● **Task prompt**
Transcribe only the lines between the first line of the records and the line containing "342 | 255.9 |", inclusive, exactly as written.

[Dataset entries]
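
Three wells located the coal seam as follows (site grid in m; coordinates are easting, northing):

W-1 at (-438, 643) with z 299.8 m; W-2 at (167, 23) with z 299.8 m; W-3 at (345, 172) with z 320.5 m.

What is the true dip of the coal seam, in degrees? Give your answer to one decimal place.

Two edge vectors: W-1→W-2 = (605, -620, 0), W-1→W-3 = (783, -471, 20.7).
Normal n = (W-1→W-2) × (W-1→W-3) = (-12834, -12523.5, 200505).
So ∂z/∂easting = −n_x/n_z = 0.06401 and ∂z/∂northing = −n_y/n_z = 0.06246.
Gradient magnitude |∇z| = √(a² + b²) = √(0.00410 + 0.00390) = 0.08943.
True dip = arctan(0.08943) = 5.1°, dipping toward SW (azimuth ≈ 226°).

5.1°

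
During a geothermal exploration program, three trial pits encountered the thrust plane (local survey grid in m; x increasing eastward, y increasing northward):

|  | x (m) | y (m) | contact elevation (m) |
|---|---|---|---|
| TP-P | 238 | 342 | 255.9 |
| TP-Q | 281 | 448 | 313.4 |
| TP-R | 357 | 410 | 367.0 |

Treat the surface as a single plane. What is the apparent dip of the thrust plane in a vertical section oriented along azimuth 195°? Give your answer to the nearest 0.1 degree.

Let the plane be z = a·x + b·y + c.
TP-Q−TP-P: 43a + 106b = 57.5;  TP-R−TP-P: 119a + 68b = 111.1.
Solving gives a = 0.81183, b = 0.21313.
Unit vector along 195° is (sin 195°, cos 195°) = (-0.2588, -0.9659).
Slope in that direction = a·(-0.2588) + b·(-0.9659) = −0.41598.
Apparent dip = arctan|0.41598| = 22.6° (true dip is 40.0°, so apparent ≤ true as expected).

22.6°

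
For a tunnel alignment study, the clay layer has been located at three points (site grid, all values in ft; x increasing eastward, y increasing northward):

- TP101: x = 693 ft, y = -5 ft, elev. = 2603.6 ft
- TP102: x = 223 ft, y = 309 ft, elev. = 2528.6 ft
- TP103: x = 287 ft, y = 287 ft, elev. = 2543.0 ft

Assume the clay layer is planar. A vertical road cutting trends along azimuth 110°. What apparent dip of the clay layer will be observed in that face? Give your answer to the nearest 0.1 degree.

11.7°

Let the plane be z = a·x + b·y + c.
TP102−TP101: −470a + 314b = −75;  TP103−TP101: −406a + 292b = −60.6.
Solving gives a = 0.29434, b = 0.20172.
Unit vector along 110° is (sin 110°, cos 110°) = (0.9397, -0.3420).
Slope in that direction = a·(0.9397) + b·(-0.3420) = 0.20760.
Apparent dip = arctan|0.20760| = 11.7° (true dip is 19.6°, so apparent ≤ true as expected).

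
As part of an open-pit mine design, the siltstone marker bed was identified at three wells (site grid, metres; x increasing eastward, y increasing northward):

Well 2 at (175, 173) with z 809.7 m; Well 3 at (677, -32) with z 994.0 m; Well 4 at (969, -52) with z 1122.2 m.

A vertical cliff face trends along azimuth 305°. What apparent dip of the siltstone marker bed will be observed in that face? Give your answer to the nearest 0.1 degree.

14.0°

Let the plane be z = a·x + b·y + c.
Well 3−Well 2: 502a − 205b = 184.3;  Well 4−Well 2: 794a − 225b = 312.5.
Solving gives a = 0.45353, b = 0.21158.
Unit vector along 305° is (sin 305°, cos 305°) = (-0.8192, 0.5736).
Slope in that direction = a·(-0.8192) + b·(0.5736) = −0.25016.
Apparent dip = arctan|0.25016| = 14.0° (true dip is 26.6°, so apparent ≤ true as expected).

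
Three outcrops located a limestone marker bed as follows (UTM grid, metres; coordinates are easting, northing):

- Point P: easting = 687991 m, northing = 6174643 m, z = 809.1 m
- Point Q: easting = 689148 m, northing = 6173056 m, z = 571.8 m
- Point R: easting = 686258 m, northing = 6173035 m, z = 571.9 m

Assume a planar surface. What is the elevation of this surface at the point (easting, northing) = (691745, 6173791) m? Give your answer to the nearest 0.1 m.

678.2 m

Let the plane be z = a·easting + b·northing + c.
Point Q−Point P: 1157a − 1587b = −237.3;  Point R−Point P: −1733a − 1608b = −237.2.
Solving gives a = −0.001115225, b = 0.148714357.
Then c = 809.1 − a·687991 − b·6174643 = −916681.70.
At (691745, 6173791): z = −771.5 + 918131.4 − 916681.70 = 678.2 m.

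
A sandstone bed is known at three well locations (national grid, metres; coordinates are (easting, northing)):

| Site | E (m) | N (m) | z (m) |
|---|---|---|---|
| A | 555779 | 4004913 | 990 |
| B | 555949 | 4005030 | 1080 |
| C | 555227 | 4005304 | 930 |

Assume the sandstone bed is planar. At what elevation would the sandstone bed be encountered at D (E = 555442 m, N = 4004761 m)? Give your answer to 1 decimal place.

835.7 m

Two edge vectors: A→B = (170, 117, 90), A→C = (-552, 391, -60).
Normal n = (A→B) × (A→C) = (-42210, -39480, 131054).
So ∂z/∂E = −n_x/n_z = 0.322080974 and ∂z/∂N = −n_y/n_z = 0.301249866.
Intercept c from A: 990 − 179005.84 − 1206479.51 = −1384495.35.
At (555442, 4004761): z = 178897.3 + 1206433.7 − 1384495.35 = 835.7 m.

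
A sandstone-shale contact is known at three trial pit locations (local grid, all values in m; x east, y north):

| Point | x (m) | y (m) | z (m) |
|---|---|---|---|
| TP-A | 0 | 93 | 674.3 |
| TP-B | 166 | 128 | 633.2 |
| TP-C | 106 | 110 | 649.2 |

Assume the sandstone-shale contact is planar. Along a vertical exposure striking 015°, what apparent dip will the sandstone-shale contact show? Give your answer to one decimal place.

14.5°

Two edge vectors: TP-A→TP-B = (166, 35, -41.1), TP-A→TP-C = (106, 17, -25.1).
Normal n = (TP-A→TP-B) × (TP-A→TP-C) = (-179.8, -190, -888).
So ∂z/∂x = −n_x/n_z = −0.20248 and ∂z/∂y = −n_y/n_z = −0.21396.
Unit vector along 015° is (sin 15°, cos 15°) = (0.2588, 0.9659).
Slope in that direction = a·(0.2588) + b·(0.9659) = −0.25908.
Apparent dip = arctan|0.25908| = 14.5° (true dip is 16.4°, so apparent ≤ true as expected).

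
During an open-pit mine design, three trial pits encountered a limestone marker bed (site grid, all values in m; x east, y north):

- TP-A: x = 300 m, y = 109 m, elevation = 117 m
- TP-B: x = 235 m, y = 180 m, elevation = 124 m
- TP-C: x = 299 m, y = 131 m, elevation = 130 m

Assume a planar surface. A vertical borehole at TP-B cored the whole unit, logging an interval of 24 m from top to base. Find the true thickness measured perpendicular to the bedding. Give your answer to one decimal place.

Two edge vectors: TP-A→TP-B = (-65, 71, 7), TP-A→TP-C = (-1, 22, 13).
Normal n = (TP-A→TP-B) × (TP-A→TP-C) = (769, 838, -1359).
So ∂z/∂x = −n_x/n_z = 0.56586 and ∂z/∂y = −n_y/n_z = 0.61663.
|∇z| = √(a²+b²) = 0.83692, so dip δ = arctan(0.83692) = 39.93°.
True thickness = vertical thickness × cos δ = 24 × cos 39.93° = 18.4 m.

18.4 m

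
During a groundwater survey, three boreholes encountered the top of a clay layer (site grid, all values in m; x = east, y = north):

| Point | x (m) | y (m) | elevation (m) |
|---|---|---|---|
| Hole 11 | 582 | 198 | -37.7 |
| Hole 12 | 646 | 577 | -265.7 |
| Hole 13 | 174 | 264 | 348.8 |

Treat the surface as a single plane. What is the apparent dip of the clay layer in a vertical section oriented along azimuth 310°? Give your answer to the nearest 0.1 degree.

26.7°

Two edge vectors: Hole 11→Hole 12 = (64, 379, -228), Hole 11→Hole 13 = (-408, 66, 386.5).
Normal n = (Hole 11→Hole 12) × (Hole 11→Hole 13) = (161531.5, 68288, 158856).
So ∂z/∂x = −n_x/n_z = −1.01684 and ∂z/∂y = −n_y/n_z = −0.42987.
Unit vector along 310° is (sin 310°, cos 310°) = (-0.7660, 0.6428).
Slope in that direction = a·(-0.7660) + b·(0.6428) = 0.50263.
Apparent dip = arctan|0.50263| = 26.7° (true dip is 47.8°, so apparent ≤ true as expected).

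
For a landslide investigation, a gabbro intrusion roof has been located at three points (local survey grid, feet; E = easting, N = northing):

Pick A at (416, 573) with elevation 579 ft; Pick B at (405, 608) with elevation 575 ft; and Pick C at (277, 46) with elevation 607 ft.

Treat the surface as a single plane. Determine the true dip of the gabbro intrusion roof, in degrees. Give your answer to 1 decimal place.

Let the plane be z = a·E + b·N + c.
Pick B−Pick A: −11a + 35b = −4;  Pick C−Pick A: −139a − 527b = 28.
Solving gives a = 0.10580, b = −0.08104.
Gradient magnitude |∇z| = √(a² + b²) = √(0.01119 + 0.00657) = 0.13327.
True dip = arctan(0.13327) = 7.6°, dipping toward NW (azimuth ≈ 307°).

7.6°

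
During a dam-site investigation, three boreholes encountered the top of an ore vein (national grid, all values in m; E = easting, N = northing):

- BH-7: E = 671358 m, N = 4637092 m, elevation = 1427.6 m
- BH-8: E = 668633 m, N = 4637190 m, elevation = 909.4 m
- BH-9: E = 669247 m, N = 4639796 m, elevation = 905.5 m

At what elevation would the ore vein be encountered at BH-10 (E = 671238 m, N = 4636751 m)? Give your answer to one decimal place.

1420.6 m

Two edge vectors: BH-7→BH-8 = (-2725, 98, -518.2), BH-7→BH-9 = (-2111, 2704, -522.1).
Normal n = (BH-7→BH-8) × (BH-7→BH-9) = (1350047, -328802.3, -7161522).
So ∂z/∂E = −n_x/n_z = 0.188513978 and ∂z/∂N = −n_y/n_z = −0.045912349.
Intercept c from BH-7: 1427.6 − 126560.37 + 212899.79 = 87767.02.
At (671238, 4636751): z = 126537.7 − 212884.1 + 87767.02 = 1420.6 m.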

● **Task result**
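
Three wells located the coal seam as follows (site grid in m; coordinates are easting, northing):

W-1 at (-438, 643) with z 299.8 m; W-2 at (167, 23) with z 299.8 m; W-3 at (345, 172) with z 320.5 m.

What is the true dip of the coal seam, in degrees? Give your answer to one decimal place.

Two edge vectors: W-1→W-2 = (605, -620, 0), W-1→W-3 = (783, -471, 20.7).
Normal n = (W-1→W-2) × (W-1→W-3) = (-12834, -12523.5, 200505).
So ∂z/∂easting = −n_x/n_z = 0.06401 and ∂z/∂northing = −n_y/n_z = 0.06246.
Gradient magnitude |∇z| = √(a² + b²) = √(0.00410 + 0.00390) = 0.08943.
True dip = arctan(0.08943) = 5.1°, dipping toward SW (azimuth ≈ 226°).

5.1°

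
During a geothermal exploration program, three trial pits encountered the thrust plane (local survey grid in m; x increasing eastward, y increasing northward):

|  | x (m) | y (m) | contact elevation (m) |
|---|---|---|---|
| TP-P | 238 | 342 | 255.9 |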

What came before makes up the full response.